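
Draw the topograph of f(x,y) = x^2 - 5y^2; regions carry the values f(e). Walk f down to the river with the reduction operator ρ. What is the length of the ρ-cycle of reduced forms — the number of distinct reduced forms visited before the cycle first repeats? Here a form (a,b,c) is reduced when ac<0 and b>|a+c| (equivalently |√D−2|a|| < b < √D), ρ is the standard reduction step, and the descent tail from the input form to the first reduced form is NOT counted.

D = 20, ⌊√D⌋ = 4
descent: ρ → (-5,0,1)
descent: ρ → (1,4,-1)  [lands on river]
river: ρ → (-1,4,1)
ρ-cycle length = 2 (tail of 2 descent steps not counted)

2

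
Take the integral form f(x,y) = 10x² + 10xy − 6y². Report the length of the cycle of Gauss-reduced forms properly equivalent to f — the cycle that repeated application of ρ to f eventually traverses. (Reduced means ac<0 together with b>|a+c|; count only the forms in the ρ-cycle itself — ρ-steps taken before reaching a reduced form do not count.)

D = 340, ⌊√D⌋ = 18
river: ρ → (-6,14,6)
river: ρ → (6,10,-10)
river: ρ → (-10,10,6)
river: ρ → (6,14,-6)
river: ρ → (-6,10,10)
river: ρ → (10,10,-6)
ρ-cycle length = 6 (tail of 0 descent steps not counted)

6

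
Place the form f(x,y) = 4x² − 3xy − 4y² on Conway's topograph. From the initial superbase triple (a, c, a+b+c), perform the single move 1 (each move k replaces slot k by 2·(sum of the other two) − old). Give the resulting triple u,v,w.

start (4,-4,-3) = (f(1,0),f(0,1),f(1,1))
replace slot 1: 2·((-4)+(-3)) − 4 = -18 → (-18,-4,-3)

-18,-4,-3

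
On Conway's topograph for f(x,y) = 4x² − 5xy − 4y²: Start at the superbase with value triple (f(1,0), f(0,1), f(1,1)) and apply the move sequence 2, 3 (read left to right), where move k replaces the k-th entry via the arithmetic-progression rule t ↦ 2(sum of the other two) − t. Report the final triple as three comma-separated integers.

start (4,-4,-5) = (f(1,0),f(0,1),f(1,1))
replace slot 2: 2·(4+(-5)) − (-4) = 2 → (4,2,-5)
replace slot 3: 2·(4+2) − (-5) = 17 → (4,2,17)

4,2,17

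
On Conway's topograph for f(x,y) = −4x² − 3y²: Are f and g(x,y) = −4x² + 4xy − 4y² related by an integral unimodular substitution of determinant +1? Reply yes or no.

D₁ = -48, D₂ = -48
f is negative-definite; reduce −f:
−f: flip: (4,0,3)→(3,0,4)
−f: reduced (well bottom): (3,0,4) with a≤c, −a<b≤a
flip sign back: reduced form of f is (-3,0,-4)
g is negative-definite; reduce −g:
−g: translate: b→4 (≡-4 mod 8), so (4,-4,4)→(4,4,4)
−g: reduced (well bottom): (4,4,4) with a≤c, −a<b≤a
flip sign back: reduced form of g is (-4,-4,-4)
reduced forms (-3, 0, -4) vs (-4, -4, -4) ⇒ inequivalent

no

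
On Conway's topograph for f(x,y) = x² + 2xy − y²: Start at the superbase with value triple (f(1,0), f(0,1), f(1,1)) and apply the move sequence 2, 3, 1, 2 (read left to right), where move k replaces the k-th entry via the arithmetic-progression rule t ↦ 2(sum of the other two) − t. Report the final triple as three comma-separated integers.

start (1,-1,2) = (f(1,0),f(0,1),f(1,1))
replace slot 2: 2·(1+2) − (-1) = 7 → (1,7,2)
replace slot 3: 2·(1+7) − 2 = 14 → (1,7,14)
replace slot 1: 2·(7+14) − 1 = 41 → (41,7,14)
replace slot 2: 2·(41+14) − 7 = 103 → (41,103,14)

41,103,14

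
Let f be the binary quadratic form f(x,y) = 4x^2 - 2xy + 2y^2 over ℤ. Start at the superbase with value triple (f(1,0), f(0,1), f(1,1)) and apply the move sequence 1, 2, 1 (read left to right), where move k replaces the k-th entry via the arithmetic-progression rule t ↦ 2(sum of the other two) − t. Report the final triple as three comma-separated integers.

start (4,2,4) = (f(1,0),f(0,1),f(1,1))
replace slot 1: 2·(2+4) − 4 = 8 → (8,2,4)
replace slot 2: 2·(8+4) − 2 = 22 → (8,22,4)
replace slot 1: 2·(22+4) − 8 = 44 → (44,22,4)

44,22,4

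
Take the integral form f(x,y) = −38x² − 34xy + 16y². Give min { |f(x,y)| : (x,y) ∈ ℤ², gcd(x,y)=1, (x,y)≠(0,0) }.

descent: ρ → (16,34,-38)  [lands on river]
river: ρ → (-38,42,12)
river: ρ → (12,54,-14)
river: ρ → (-14,58,4)
river: ρ → (4,54,-42)
river: ρ → (-42,30,16)
closes: descent 1, river 6
min |a| on river = 4

4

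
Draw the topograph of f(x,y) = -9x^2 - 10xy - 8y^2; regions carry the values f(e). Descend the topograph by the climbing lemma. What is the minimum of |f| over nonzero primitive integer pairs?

translate: b→-8 (≡10 mod 18), so (9,10,8)→(9,-8,7)
flip: (9,-8,7)→(7,8,9)
translate: b→-6 (≡8 mod 14), so (7,8,9)→(7,-6,8)
reduced (well bottom): (7,-6,8) with a≤c, −a<b≤a
well minimum |f| = |-7| = 7 (negative-definite)

7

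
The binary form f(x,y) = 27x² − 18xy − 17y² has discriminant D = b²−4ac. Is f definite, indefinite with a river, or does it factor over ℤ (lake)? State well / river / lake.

D = b²−4ac = (-18)² − 4·27·(-17) = 2160
D > 0 non-square ⇒ indefinite ⇒ periodic river

river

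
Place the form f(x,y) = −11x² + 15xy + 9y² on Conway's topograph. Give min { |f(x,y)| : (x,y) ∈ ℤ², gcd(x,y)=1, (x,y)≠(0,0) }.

river: ρ → (9,21,-5)
river: ρ → (-5,19,13)
river: ρ → (13,7,-11)
river: ρ → (-11,15,9)
closes: descent 0, river 4
min |a| on river = 5

5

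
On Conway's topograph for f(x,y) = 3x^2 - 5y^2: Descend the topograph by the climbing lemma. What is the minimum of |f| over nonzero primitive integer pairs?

descent: ρ → (-5,0,3)
descent: ρ → (3,6,-2)  [lands on river]
river: ρ → (-2,6,3)
closes: descent 2, river 2
min |a| on river = 2

2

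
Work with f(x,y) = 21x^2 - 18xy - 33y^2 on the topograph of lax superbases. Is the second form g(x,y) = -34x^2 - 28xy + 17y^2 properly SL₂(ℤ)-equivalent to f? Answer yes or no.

D₁ = 3096, D₂ = 3096
river cycle of f (length 10): (-33, 18, 21), (21, 24, -30), (-30, 36, 15), (15, 54, -3), (-3, 54, 15), (15, 36, -30), (-30, 24, 21), (21, 18, -33), (-33, 48, 6), (6, 48, -33)
river cycle of g (length 10): (17, 28, -34), (-34, 40, 11), (11, 48, -18), (-18, 24, 35), (35, 46, -7), (-7, 52, 14), (14, 32, -37), (-37, 42, 9), (9, 48, -22), (-22, 40, 17)
cycles differ ⇒ inequivalent

no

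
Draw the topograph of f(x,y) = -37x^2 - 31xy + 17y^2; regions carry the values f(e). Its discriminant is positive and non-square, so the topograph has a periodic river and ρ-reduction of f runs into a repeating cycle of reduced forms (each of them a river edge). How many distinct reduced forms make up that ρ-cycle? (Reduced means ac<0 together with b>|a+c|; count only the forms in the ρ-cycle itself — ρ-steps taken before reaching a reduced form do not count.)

D = 3477, ⌊√D⌋ = 58
descent: ρ → (17,31,-37)  [lands on river]
river: ρ → (-37,43,11)
river: ρ → (11,45,-33)
river: ρ → (-33,21,23)
river: ρ → (23,25,-31)
river: ρ → (-31,37,17)
ρ-cycle length = 6 (tail of 1 descent step not counted)

6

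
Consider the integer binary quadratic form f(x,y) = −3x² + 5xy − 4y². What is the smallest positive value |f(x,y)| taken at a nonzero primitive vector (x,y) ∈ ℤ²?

translate: b→1 (≡-5 mod 6), so (3,-5,4)→(3,1,2)
flip: (3,1,2)→(2,-1,3)
reduced (well bottom): (2,-1,3) with a≤c, −a<b≤a
well minimum |f| = |-2| = 2 (negative-definite)

2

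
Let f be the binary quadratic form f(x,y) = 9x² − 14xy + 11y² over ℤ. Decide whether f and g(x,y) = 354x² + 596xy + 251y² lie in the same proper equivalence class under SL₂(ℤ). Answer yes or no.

D₁ = -200, D₂ = -200
f: translate: b→4 (≡-14 mod 18), so (9,-14,11)→(9,4,6)
f: flip: (9,4,6)→(6,-4,9)
f: reduced (well bottom): (6,-4,9) with a≤c, −a<b≤a
g: translate: b→-112 (≡596 mod 708), so (354,596,251)→(354,-112,9)
g: flip: (354,-112,9)→(9,112,354)
g: translate: b→4 (≡112 mod 18), so (9,112,354)→(9,4,6)
g: flip: (9,4,6)→(6,-4,9)
g: reduced (well bottom): (6,-4,9) with a≤c, −a<b≤a
reduced forms (6, -4, 9) vs (6, -4, 9) ⇒ equivalent

yes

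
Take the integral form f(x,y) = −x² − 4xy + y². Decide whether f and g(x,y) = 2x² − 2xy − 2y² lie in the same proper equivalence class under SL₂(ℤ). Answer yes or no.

D₁ = 20, D₂ = 20
river cycle of f (length 2): (1, 4, -1), (-1, 4, 1)
river cycle of g (length 2): (-2, 2, 2), (2, 2, -2)
cycles differ ⇒ inequivalent

no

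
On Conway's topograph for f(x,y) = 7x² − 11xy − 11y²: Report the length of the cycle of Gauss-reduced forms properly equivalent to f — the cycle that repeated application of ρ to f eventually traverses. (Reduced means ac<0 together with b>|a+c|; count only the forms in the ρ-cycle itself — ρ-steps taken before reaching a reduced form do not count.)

D = 429, ⌊√D⌋ = 20
descent: ρ → (-11,11,7)  [lands on river]
river: ρ → (7,17,-5)
river: ρ → (-5,13,13)
river: ρ → (13,13,-5)
river: ρ → (-5,17,7)
river: ρ → (7,11,-11)
ρ-cycle length = 6 (tail of 1 descent step not counted)

6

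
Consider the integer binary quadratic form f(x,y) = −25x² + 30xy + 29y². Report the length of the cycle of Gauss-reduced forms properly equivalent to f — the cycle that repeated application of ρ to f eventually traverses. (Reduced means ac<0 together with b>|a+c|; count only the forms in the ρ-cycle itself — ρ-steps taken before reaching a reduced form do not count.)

D = 3800, ⌊√D⌋ = 61
river: ρ → (29,28,-26)
river: ρ → (-26,24,31)
river: ρ → (31,38,-19)
river: ρ → (-19,38,31)
river: ρ → (31,24,-26)
river: ρ → (-26,28,29)
river: ρ → (29,30,-25)
river: ρ → (-25,20,34)
river: ρ → (34,48,-11)
river: ρ → (-11,40,50)
river: ρ → (50,60,-1)
river: ρ → (-1,60,50)
river: ρ → (50,40,-11)
river: ρ → (-11,48,34)
river: ρ → (34,20,-25)
river: ρ → (-25,30,29)
ρ-cycle length = 16 (tail of 0 descent steps not counted)

16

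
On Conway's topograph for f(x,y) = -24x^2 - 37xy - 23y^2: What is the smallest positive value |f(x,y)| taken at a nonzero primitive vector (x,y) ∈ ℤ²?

translate: b→-11 (≡37 mod 48), so (24,37,23)→(24,-11,10)
flip: (24,-11,10)→(10,11,24)
translate: b→-9 (≡11 mod 20), so (10,11,24)→(10,-9,23)
reduced (well bottom): (10,-9,23) with a≤c, −a<b≤a
well minimum |f| = |-10| = 10 (negative-definite)

10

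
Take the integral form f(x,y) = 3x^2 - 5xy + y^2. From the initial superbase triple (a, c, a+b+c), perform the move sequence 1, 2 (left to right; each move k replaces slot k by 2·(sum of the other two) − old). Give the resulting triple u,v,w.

start (3,1,-1) = (f(1,0),f(0,1),f(1,1))
replace slot 1: 2·(1+(-1)) − 3 = -3 → (-3,1,-1)
replace slot 2: 2·((-3)+(-1)) − 1 = -9 → (-3,-9,-1)

-3,-9,-1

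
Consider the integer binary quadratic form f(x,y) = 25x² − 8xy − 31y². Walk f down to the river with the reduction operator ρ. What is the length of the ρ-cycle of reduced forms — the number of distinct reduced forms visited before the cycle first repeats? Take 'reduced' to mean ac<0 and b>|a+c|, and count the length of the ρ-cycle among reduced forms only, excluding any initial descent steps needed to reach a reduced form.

D = 3164, ⌊√D⌋ = 56
descent: ρ → (-31,8,25)  [lands on river]
river: ρ → (25,42,-14)
river: ρ → (-14,42,25)
river: ρ → (25,8,-31)
river: ρ → (-31,54,2)
river: ρ → (2,54,-31)
ρ-cycle length = 6 (tail of 1 descent step not counted)

6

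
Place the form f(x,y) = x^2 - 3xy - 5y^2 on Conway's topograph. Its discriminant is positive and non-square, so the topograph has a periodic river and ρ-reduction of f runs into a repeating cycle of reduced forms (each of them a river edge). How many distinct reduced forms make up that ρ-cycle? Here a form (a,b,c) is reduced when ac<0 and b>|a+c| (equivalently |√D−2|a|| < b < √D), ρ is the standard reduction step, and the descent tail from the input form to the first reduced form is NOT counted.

D = 29, ⌊√D⌋ = 5
descent: ρ → (-5,3,1)
descent: ρ → (1,5,-1)  [lands on river]
river: ρ → (-1,5,1)
ρ-cycle length = 2 (tail of 2 descent steps not counted)

2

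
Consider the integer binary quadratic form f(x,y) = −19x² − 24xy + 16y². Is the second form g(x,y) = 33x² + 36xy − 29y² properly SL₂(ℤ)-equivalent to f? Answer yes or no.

D₁ = 1792, D₂ = 5124
discriminants differ ⇒ not SL₂(ℤ)-equivalent

no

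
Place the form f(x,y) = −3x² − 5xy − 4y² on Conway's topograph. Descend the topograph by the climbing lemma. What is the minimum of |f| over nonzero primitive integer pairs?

translate: b→-1 (≡5 mod 6), so (3,5,4)→(3,-1,2)
flip: (3,-1,2)→(2,1,3)
reduced (well bottom): (2,1,3) with a≤c, −a<b≤a
well minimum |f| = |-2| = 2 (negative-definite)

2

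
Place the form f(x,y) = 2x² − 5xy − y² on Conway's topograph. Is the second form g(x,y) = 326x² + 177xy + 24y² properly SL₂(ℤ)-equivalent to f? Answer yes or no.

D₁ = 33, D₂ = 33
river cycle of f (length 4): (-1, 5, 2), (2, 3, -3), (-3, 3, 2), (2, 5, -1)
river cycle of g (length 4): (2, 5, -1), (-1, 5, 2), (2, 3, -3), (-3, 3, 2)
cycles coincide ⇒ equivalent

yes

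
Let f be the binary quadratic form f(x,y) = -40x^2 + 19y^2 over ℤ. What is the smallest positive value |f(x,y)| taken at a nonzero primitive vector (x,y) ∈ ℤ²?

descent: ρ → (19,38,-21)  [lands on river]
river: ρ → (-21,46,11)
river: ρ → (11,42,-29)
river: ρ → (-29,16,24)
river: ρ → (24,32,-21)
river: ρ → (-21,52,4)
river: ρ → (4,52,-21)
river: ρ → (-21,32,24)
river: ρ → (24,16,-29)
river: ρ → (-29,42,11)
river: ρ → (11,46,-21)
river: ρ → (-21,38,19)
closes: descent 1, river 12
min |a| on river = 4

4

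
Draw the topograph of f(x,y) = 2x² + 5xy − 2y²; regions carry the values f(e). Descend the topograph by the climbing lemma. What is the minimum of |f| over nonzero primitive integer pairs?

river: ρ → (-2,3,4)
river: ρ → (4,5,-1)
river: ρ → (-1,5,4)
river: ρ → (4,3,-2)
river: ρ → (-2,5,2)
river: ρ → (2,3,-4)
river: ρ → (-4,5,1)
river: ρ → (1,5,-4)
river: ρ → (-4,3,2)
river: ρ → (2,5,-2)
closes: descent 0, river 10
min |a| on river = 1

1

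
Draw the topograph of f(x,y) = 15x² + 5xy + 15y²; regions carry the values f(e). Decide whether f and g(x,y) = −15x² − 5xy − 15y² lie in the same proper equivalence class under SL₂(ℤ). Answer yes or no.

D₁ = -875, D₂ = -875
f: reduced (well bottom): (15,5,15) with a≤c, −a<b≤a
g is negative-definite; reduce −g:
−g: reduced (well bottom): (15,5,15) with a≤c, −a<b≤a
flip sign back: reduced form of g is (-15,-5,-15)
reduced forms (15, 5, 15) vs (-15, -5, -15) ⇒ inequivalent

no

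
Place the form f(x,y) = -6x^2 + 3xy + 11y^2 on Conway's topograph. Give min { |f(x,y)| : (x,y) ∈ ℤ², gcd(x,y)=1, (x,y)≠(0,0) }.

descent: ρ → (11,-3,-6)
descent: ρ → (-6,15,2)  [lands on river]
river: ρ → (2,13,-13)
river: ρ → (-13,13,2)
river: ρ → (2,15,-6)
river: ρ → (-6,9,8)
river: ρ → (8,7,-7)
river: ρ → (-7,7,8)
river: ρ → (8,9,-6)
closes: descent 2, river 8
min |a| on river = 2

2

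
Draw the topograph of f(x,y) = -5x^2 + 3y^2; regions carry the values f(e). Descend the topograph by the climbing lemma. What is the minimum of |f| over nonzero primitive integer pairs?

descent: ρ → (3,6,-2)  [lands on river]
river: ρ → (-2,6,3)
closes: descent 1, river 2
min |a| on river = 2

2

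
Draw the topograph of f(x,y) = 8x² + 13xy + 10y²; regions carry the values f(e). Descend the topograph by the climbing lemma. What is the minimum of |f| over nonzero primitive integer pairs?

translate: b→-3 (≡13 mod 16), so (8,13,10)→(8,-3,5)
flip: (8,-3,5)→(5,3,8)
reduced (well bottom): (5,3,8) with a≤c, −a<b≤a
well minimum = a = 5

5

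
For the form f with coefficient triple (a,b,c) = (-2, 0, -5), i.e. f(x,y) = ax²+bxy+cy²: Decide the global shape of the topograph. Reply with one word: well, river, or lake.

D = b²−4ac = 0² − 4·(-2)·(-5) = -40
D < 0 ⇒ definite ⇒ every region one sign ⇒ single well

well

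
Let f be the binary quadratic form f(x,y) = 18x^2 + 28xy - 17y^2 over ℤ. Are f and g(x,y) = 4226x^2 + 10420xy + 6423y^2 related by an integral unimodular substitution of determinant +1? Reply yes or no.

D₁ = 2008, D₂ = 2008
river cycle of f (length 14): (-17, 40, 6), (6, 44, -3), (-3, 40, 34), (34, 28, -9), (-9, 44, 2), (2, 44, -9), (-9, 28, 34), (34, 40, -3), (-3, 44, 6), (6, 40, -17), … (4 more)
river cycle of g (length 14): (18, 28, -17), (-17, 40, 6), (6, 44, -3), (-3, 40, 34), (34, 28, -9), (-9, 44, 2), (2, 44, -9), (-9, 28, 34), (34, 40, -3), (-3, 44, 6), … (4 more)
cycles coincide ⇒ equivalent

yes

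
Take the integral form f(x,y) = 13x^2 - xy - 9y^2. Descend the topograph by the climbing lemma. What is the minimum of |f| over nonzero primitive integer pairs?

descent: ρ → (-9,19,3)  [lands on river]
river: ρ → (3,17,-15)
river: ρ → (-15,13,5)
river: ρ → (5,17,-9)
closes: descent 1, river 4
min |a| on river = 3

3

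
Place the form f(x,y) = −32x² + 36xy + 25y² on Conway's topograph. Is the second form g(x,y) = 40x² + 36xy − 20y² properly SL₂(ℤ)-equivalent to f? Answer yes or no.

D₁ = 4496, D₂ = 4496
river cycle of f (length 26): (25, 64, -4), (-4, 64, 25), (25, 36, -32), (-32, 28, 29), (29, 30, -31), (-31, 32, 28), (28, 24, -35), (-35, 46, 17), (17, 56, -20), (-20, 64, 5), … (16 more)
river cycle of g (length 30): (-20, 44, 32), (32, 20, -32), (-32, 44, 20), (20, 36, -40), (-40, 44, 16), (16, 52, -28), (-28, 60, 8), (8, 52, -56), (-56, 60, 4), (4, 60, -56), … (20 more)
cycles differ ⇒ inequivalent

no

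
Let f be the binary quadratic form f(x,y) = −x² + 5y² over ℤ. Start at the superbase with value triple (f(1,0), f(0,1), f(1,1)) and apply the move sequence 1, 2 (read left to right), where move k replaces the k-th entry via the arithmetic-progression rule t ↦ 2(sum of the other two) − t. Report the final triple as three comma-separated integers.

start (-1,5,4) = (f(1,0),f(0,1),f(1,1))
replace slot 1: 2·(5+4) − (-1) = 19 → (19,5,4)
replace slot 2: 2·(19+4) − 5 = 41 → (19,41,4)

19,41,4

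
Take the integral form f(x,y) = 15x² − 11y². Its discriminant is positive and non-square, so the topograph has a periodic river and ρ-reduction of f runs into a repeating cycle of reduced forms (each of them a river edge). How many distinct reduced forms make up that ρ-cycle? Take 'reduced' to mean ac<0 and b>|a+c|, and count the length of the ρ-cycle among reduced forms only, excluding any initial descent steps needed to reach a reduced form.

D = 660, ⌊√D⌋ = 25
descent: ρ → (-11,22,4)  [lands on river]
river: ρ → (4,18,-21)
river: ρ → (-21,24,1)
river: ρ → (1,24,-21)
river: ρ → (-21,18,4)
river: ρ → (4,22,-11)
ρ-cycle length = 6 (tail of 1 descent step not counted)

6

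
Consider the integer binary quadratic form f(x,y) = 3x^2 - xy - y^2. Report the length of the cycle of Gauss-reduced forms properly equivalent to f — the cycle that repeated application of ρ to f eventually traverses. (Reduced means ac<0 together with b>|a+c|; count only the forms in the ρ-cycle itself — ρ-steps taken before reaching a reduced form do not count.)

D = 13, ⌊√D⌋ = 3
descent: ρ → (-1,3,1)  [lands on river]
river: ρ → (1,3,-1)
ρ-cycle length = 2 (tail of 1 descent step not counted)

2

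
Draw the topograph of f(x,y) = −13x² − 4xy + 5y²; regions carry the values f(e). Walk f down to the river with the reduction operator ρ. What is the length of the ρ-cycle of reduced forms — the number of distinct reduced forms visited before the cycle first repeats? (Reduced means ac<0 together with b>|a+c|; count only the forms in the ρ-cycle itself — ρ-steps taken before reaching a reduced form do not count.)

D = 276, ⌊√D⌋ = 16
descent: ρ → (5,14,-4)  [lands on river]
river: ρ → (-4,10,11)
river: ρ → (11,12,-3)
river: ρ → (-3,12,11)
river: ρ → (11,10,-4)
river: ρ → (-4,14,5)
river: ρ → (5,16,-1)
river: ρ → (-1,16,5)
ρ-cycle length = 8 (tail of 1 descent step not counted)

8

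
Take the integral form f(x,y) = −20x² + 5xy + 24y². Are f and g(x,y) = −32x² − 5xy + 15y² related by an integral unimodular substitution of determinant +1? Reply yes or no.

D₁ = 1945, D₂ = 1945
river cycle of f (length 26): (24, 43, -1), (-1, 43, 24), (24, 5, -20), (-20, 35, 9), (9, 37, -16), (-16, 27, 19), (19, 11, -24), (-24, 37, 6), (6, 35, -30), (-30, 25, 11), … (16 more)
river cycle of g (length 26): (15, 35, -12), (-12, 37, 12), (12, 35, -15), (-15, 25, 22), (22, 19, -18), (-18, 17, 23), (23, 29, -12), (-12, 43, 2), (2, 41, -33), (-33, 25, 10), … (16 more)
cycles differ ⇒ inequivalent

no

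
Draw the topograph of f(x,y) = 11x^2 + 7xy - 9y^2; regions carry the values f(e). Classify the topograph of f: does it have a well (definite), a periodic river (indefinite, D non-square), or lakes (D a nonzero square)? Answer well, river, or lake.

D = b²−4ac = 7² − 4·11·(-9) = 445
D > 0 non-square ⇒ indefinite ⇒ periodic river

river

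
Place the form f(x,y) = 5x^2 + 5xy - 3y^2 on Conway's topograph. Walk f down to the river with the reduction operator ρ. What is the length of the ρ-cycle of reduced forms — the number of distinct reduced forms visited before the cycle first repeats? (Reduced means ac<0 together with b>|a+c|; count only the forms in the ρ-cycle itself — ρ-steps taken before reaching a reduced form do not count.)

D = 85, ⌊√D⌋ = 9
river: ρ → (-3,7,3)
river: ρ → (3,5,-5)
river: ρ → (-5,5,3)
river: ρ → (3,7,-3)
river: ρ → (-3,5,5)
river: ρ → (5,5,-3)
ρ-cycle length = 6 (tail of 0 descent steps not counted)

6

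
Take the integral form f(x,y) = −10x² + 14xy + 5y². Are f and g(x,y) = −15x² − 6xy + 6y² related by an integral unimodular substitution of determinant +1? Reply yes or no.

D₁ = 396, D₂ = 396
river cycle of f (length 4): (5, 16, -7), (-7, 12, 9), (9, 6, -10), (-10, 14, 5)
river cycle of g (length 2): (6, 18, -3), (-3, 18, 6)
cycles differ ⇒ inequivalent

no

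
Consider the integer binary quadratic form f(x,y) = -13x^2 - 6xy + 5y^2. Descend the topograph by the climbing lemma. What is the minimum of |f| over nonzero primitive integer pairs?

descent: ρ → (5,16,-2)  [lands on river]
river: ρ → (-2,16,5)
river: ρ → (5,14,-5)
river: ρ → (-5,16,2)
river: ρ → (2,16,-5)
river: ρ → (-5,14,5)
closes: descent 1, river 6
min |a| on river = 2

2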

* _Assignment_
Repeat verbatim the line holding "Place the form f(x,y) = 5x^2" and all lines after it, up to the end of the material.

* _Solution to the exercise_
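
Place the form f(x,y) = 5x^2 + 5xy - 3y^2 on Conway's topograph. Walk f down to the river with the reduction operator ρ. What is the length of the ρ-cycle of reduced forms — the number of distinct reduced forms visited before the cycle first repeats? (Reduced means ac<0 together with b>|a+c|; count only the forms in the ρ-cycle itself — ρ-steps taken before reaching a reduced form do not count.)

D = 85, ⌊√D⌋ = 9
river: ρ → (-3,7,3)
river: ρ → (3,5,-5)
river: ρ → (-5,5,3)
river: ρ → (3,7,-3)
river: ρ → (-3,5,5)
river: ρ → (5,5,-3)
ρ-cycle length = 6 (tail of 0 descent steps not counted)

6

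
Take the integral form f(x,y) = −10x² + 14xy + 5y². Are f and g(x,y) = −15x² − 6xy + 6y² related by an integral unimodular substitution of determinant +1? Reply yes or no.

D₁ = 396, D₂ = 396
river cycle of f (length 4): (5, 16, -7), (-7, 12, 9), (9, 6, -10), (-10, 14, 5)
river cycle of g (length 2): (6, 18, -3), (-3, 18, 6)
cycles differ ⇒ inequivalent

no

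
Consider the integer binary quadratic form f(x,y) = -13x^2 - 6xy + 5y^2. Descend the topograph by the climbing lemma. What is the minimum of |f| over nonzero primitive integer pairs?

descent: ρ → (5,16,-2)  [lands on river]
river: ρ → (-2,16,5)
river: ρ → (5,14,-5)
river: ρ → (-5,16,2)
river: ρ → (2,16,-5)
river: ρ → (-5,14,5)
closes: descent 1, river 6
min |a| on river = 2

2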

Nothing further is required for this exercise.